What is expected:
Every line below between the line holding "- the current spot price of the Australian" and the line holding "- the 8-month forward", inclusive, should be repeated exactly, and all other lines omitted.

(Entries taken from a collection)

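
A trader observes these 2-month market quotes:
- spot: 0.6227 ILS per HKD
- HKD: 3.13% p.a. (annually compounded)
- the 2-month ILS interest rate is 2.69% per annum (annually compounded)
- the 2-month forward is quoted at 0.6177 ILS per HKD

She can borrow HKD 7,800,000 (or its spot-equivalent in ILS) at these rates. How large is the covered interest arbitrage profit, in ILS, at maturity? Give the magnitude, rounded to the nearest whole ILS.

T = 2/12 years.
Keep in HKD, deliver into the forward: 7,800,000·1.005149906·0.6177 = ILS 4,842,872.56.
Swap to ILS now, deposit: 7,800,000·0.6227·1.004433893 = ILS 4,878,595.68.
The quoted forward undervalues HKD, so borrow HKD, convert to ILS at spot, deposit the ILS at 2.69%, and buy HKD forward at 0.6177 to cover the loan.
Profit = 4,878,595.68 − 4,842,872.56 = ILS 35,723.

ILS 35,723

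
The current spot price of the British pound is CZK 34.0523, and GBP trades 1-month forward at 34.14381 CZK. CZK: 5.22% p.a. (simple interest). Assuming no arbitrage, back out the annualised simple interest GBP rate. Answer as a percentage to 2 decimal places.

1.99%

T = 1/12 years.
By CIP, F/S equals the CZK-to-GBP growth ratio: 34.14381/34.0523 = 1.0026873.
The CZK side grows by 1 + 0.0522×1/12 = 1.004350.
So the GBP growth factor = 1.0016582.
(1.0016582 − 1)/T = 0.019898, i.e. 1.99%.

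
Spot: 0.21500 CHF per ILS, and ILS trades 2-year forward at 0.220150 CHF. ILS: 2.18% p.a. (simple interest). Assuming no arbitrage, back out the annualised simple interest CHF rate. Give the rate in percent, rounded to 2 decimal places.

3.43%

T = 2 years.
F/S = 0.22015/0.215 = 1.0239535 = (growth of CHF) / (growth of ILS).
The ILS side grows by 1 + 0.0218×2 = 1.043600.
Hence g_CHF = 1.0685979.
r = (1.0685979 − 1)/2 = 0.034299 → 3.43%.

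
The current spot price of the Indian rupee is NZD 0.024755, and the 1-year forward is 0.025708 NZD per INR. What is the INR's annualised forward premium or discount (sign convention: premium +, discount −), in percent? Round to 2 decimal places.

T = 1 year.
INR trades forward at +3.84973% vs spot over the period.
Annualise by dividing by T: 0.0384973 / 1 = 0.038497 → 3.85%.

+3.85%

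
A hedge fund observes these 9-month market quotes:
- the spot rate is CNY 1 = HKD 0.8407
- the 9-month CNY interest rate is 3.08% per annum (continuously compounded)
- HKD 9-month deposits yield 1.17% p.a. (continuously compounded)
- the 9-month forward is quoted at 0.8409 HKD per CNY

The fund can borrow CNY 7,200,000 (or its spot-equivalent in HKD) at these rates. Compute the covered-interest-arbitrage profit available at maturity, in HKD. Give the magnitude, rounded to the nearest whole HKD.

T = 9/12 years.
Invest the CNY and cover forward: 7,200,000 × 1.023368871 × 0.8409 = HKD 6,195,966.36.
Convert at spot and invest in HKD: 7,200,000 × 0.8407 × 1.008813613 = HKD 6,106,389.15.
The quoted forward overvalues CNY, so borrow HKD, buy CNY at spot, deposit the CNY at 3.08%, and sell the proceeds forward at 0.8409.
The gap between the two covered legs is HKD 89,577.

HKD 89,577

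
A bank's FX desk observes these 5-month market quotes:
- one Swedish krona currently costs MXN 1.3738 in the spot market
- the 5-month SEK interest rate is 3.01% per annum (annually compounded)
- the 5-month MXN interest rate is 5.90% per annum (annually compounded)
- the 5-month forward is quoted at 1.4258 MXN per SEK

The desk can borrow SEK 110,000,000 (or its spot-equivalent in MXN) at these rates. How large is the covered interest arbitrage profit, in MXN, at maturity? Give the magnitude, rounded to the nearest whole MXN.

T = 5/12 years.
Keep in SEK, deliver into the forward: 110,000,000·1.01243327715·1.4258 = MXN 158,788,010.32.
Swap to MXN now, deposit: 110,000,000·1.3738·1.02417298644 = MXN 154,770,973.36.
The quoted forward overvalues SEK, so borrow MXN, buy SEK at spot, deposit the SEK at 3.01%, and sell the proceeds forward at 1.4258.
Arbitrage profit = |158,788,010.32 − 154,770,973.36| = MXN 4,017,037.

MXN 4,017,037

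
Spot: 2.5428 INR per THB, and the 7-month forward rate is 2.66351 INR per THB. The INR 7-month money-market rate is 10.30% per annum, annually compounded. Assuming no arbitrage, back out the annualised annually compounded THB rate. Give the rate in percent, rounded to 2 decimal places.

T = 7/12 years.
By CIP, F/S equals the INR-to-THB growth ratio: 2.66351/2.5428 = 1.0474713.
The INR side grows by (1 + 0.1030)^(7/12) = 1.0588531.
So the THB growth factor = 1.010866.
r = 1.010866^(12/7) − 1 = 0.018700 → 1.87%.

1.87%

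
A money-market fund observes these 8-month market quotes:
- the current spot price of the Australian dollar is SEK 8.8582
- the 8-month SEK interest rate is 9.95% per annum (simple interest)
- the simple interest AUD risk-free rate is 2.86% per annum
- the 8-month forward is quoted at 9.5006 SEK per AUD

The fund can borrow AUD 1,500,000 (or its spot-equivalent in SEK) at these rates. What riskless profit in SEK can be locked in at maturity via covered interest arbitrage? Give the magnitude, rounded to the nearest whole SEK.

T = 8/12 years.
Invest the AUD and cover forward: 1,500,000 × 1.0190666667 × 9.5006 = SEK 14,522,617.16.
Convert at spot and invest in SEK: 1,500,000 × 8.8582 × 1.0663333333 = SEK 14,168,690.90.
The quoted forward overvalues AUD, so borrow SEK, buy AUD at spot, deposit the AUD at 2.86%, and sell the proceeds forward at 9.5006.
Profit = 14,522,617.16 − 14,168,690.90 = SEK 353,926.

SEK 353,926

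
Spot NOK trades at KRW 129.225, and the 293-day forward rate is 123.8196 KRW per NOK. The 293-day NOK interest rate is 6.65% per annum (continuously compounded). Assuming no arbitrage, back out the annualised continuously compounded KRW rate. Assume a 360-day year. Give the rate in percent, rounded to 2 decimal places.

1.40%

T = 293/360 years.
By CIP, F/S equals the KRW-to-NOK growth ratio: 123.8196/129.225 = 0.9581706.
The NOK side grows by e^(0.0665×293/360) = 1.0556151.
So the KRW growth factor = 1.0114594.
r = ln(1.0114594)/(293/360) = 0.014000 → 1.40%.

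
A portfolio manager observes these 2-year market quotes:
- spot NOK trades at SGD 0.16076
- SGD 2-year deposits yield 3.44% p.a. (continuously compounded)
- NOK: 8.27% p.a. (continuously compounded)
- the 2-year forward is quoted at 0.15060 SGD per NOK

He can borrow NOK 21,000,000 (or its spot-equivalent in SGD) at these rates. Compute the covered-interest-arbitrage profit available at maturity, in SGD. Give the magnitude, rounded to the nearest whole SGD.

T = 2 years.
Invest the NOK and cover forward: 21,000,000 × 1.17986497 × 0.15060 = SGD 3,731,440.95.
Convert at spot and invest in SGD: 21,000,000 × 0.16076 × 1.071221943 = SGD 3,616,402.43.
The quoted forward overvalues NOK, so borrow SGD, buy NOK at spot, deposit the NOK at 8.27%, and sell the proceeds forward at 0.15060.
Profit = 3,731,440.95 − 3,616,402.43 = SGD 115,039.

SGD 115,039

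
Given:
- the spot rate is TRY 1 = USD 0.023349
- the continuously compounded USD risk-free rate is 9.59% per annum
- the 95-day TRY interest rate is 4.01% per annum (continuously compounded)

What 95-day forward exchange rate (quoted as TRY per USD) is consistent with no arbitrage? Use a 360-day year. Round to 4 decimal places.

T = 95/360 years.
USD accumulates by e^(0.0959×95/360) = 1.02562988.
TRY accumulates by e^(0.0401×95/360) = 1.01063813.
Forward (USD per TRY) = 0.023349 × 1.02562988 / 1.01063813 = 0.023695358.
Quoted the other way: 1/0.023695358 = 42.2024 TRY per USD.

42.2024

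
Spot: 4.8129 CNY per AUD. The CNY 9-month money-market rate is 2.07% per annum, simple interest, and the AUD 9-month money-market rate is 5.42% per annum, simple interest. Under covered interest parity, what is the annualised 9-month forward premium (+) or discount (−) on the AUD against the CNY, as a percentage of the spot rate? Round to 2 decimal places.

-3.22%

T = 9/12 years.
F = S · g_CNY/g_AUD = 4.8129 × 1.015525/1.040650 = 4.6966994.
(F − S)/S ÷ T = (4.6966994 − 4.8129)/4.8129/(9/12) = -0.032191 → -3.22%.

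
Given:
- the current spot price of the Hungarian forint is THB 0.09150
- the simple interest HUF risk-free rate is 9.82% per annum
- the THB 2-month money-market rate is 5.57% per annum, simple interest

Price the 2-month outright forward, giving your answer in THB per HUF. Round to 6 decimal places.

0.090862

T = 2/12 years.
Growth of 1 THB over T: 1 + 0.0557×2/12 = 1.0092833.
HUF growth factor: 1 + 0.0982×2/12 = 1.0163667.
Forward (THB per HUF) = 0.0915 × 1.0092833 / 1.0163667 = 0.09086231.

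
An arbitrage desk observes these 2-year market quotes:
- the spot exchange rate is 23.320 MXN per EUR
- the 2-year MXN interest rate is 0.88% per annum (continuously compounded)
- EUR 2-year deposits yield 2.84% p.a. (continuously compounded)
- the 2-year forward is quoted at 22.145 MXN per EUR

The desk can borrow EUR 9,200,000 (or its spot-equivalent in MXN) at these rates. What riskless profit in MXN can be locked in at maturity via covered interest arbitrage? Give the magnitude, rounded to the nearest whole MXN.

T = 2 years.
Route A — deposit EUR, sell forward: 9,200,000 × 1.05844410041 × 22.145 = MXN 215,641,050.35.
Route B — convert at spot, deposit MXN: 9,200,000 × 23.320 × 1.01775579264 = MXN 218,353,398.78.
The quoted forward undervalues EUR, so borrow EUR, convert to MXN at spot, deposit the MXN at 0.88%, and buy EUR forward at 22.145 to cover the loan.
Profit = 218,353,398.78 − 215,641,050.35 = MXN 2,712,348.

MXN 2,712,348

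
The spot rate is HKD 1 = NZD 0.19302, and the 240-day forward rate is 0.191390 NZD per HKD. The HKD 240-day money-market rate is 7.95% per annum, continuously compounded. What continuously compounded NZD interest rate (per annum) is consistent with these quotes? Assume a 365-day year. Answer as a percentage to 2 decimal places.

T = 240/365 years.
CIP gives F = S · g_NZD/g_HKD, so g_NZD/g_HKD = 0.19139/0.19302 = 0.9915553.
The HKD side grows by e^(0.0795×240/365) = 1.0536644.
Hence g_NZD = 1.0447665.
r = ln(1.0447665)/(240/365) = 0.066602 → 6.66%.

6.66%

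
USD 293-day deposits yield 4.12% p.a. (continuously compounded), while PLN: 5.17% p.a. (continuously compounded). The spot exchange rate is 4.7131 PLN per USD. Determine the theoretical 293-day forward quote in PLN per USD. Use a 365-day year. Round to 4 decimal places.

T = 293/365 years.
PLN growth factor: e^(0.0517×293/365) = 1.0423749.
USD growth factor: e^(0.0412×293/365) = 1.0336259.
So F = 4.7131 × 1.0423749 / 1.0336259 = 4.752993 (PLN/USD).

4.7530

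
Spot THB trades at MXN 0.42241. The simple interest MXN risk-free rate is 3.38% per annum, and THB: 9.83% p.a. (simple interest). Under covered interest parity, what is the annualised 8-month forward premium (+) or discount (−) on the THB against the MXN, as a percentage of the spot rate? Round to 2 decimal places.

-6.05%

T = 8/12 years.
F = S · g_MXN/g_THB = 0.42241 × 1.0225333/1.0655333 = 0.40536348.
Annualised premium = (F − S)/S × (1/T) = (0.40536348 − 0.42241)/0.42241 ÷ (8/12) = -6.05%.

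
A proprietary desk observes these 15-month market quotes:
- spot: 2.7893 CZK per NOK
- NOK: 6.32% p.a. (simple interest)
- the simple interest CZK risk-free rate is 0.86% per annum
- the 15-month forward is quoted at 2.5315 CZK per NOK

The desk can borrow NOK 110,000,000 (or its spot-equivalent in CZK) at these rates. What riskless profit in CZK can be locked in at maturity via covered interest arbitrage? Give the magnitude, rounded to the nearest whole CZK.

T = 15/12 years.
Invest the NOK and cover forward: 110,000,000 × 1.079000 × 2.5315 = CZK 300,463,735.00.
Convert at spot and invest in CZK: 110,000,000 × 2.7893 × 1.010750 = CZK 310,121,347.25.
The quoted forward undervalues NOK, so borrow NOK, convert to CZK at spot, deposit the CZK at 0.86%, and buy NOK forward at 2.5315 to cover the loan.
Arbitrage profit = |300,463,735.00 − 310,121,347.25| = CZK 9,657,612.

CZK 9,657,612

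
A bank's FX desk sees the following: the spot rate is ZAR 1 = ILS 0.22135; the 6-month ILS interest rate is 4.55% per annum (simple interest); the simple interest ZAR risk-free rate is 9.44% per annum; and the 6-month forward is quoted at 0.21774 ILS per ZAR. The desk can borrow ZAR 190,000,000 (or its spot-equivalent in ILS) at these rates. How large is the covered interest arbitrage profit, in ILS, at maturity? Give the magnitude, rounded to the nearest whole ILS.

T = 6/12 years.
Route A — deposit ZAR, sell forward: 190,000,000 × 1.047200 × 0.21774 = ILS 43,323,292.32.
Route B — convert at spot, deposit ILS: 190,000,000 × 0.22135 × 1.022750 = ILS 43,013,285.38.
The quoted forward overvalues ZAR, so borrow ILS, buy ZAR at spot, deposit the ZAR at 9.44%, and sell the proceeds forward at 0.21774.
Arbitrage profit = |43,323,292.32 − 43,013,285.38| = ILS 310,007.

ILS 310,007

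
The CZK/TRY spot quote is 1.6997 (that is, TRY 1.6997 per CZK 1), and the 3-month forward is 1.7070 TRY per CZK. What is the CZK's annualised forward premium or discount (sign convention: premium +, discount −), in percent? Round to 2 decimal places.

+1.72%

T = 3/12 years.
(F − S)/S = (1.7070 − 1.6997)/1.6997 = 0.0042949.
Annualise by dividing by T: 0.0042949 / (3/12) = 0.017180 → 1.72%.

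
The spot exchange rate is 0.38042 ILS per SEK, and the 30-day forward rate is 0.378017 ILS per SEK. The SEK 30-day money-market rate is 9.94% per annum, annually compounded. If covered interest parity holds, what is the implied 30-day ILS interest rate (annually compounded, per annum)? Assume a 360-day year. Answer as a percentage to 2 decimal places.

T = 30/360 years.
F/S = 0.378017/0.38042 = 0.9936833 = (growth of ILS) / (growth of SEK).
The SEK side grows by (1 + 0.0994)^(30/360) = 1.0079283.
Hence g_ILS = 1.0015615.
r = 1.0015615^(360/30) − 1 = 0.018900 → 1.89%.

1.89%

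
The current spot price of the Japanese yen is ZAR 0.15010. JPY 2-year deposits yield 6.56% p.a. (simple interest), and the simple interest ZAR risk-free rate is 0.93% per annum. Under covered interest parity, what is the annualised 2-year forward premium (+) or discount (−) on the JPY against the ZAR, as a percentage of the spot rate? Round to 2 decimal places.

-4.98%

T = 2 years.
F = S · g_ZAR/g_JPY = 0.1501 × 1.018600/1.131200 = 0.13515900.
Annualised premium = (F − S)/S × (1/T) = (0.13515900 − 0.1501)/0.1501 ÷ 2 = -4.98%.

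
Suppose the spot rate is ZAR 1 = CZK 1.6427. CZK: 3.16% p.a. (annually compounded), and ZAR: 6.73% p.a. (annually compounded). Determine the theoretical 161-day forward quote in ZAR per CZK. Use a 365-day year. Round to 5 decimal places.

T = 161/365 years.
CZK accumulates by (1 + 0.0316)^(161/365) = 1.0138175.
ZAR accumulates by (1 + 0.0673)^(161/365) = 1.0291462.
Forward (CZK per ZAR) = 1.6427 × 1.0138175 / 1.0291462 = 1.618233.
Quoted the other way: 1/1.618233 = 0.61796 ZAR per CZK.

0.61796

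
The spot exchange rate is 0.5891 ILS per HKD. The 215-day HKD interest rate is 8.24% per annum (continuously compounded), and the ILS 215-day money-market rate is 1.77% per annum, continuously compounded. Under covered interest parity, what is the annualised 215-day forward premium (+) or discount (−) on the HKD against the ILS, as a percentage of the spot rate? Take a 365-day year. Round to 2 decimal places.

-6.35%

T = 215/365 years.
CIP forward (ILS per HKD) = 0.5891 × 1.0104806/1.0497342 = 0.5670713.
(F − S)/S ÷ T = (0.5670713 − 0.5891)/0.5891/(215/365) = -0.063483 → -6.35%.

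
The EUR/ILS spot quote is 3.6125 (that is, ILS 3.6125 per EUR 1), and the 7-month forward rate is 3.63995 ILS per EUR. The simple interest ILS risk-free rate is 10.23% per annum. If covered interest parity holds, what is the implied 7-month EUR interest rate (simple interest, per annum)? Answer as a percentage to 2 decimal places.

8.86%

T = 7/12 years.
F/S = 3.63995/3.6125 = 1.0075986 = (growth of ILS) / (growth of EUR).
ILS growth factor: 1 + 0.1023×7/12 = 1.059675.
Hence g_EUR = 1.0516837.
r = (1.0516837 − 1)/(7/12) = 0.088601 → 8.86%.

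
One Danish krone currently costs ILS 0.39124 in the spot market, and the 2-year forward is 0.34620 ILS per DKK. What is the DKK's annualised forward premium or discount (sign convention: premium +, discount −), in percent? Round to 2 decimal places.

-5.76%

T = 2 years.
DKK trades forward at -11.51212% vs spot over the period.
Per annum: -0.1151212 / 2 = -0.057561 = -5.76%.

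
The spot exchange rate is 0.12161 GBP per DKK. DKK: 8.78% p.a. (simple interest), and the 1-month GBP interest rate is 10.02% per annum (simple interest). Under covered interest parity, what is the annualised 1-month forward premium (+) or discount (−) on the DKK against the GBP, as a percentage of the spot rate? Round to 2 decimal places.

T = 1/12 years.
No-arbitrage forward: 0.12161 × 1.008350 / 1.0073167 = 0.12173475 GBP/DKK.
(F − S)/S ÷ T = (0.12173475 − 0.12161)/0.12161/(1/12) = 0.012310 → 1.23%.

+1.23%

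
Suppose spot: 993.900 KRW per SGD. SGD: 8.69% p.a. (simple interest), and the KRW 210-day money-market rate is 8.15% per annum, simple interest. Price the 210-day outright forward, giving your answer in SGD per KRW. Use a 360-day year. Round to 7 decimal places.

0.0010092

T = 210/360 years.
Growth of 1 KRW over T: 1 + 0.0815×210/360 = 1.0475417.
Growth of 1 SGD over T: 1 + 0.0869×210/360 = 1.0506917.
Forward (KRW per SGD) = 993.9 × 1.0475417 / 1.0506917 = 990.9203.
Invert for SGD per KRW: 1 / 990.9203 = 0.0010092.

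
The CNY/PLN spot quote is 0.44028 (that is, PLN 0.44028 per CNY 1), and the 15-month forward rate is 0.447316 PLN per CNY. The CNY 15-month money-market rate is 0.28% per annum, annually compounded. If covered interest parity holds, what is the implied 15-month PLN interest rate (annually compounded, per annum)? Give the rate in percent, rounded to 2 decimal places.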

Written reply:
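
- the current spot price of the Australian dollar is SEK 8.8582
- the 8-month SEK interest rate is 9.95% per annum (simple interest)
- the simple interest AUD risk-free rate is 2.86% per annum
- the 8-month forward is quoted at 9.5006 SEK per AUD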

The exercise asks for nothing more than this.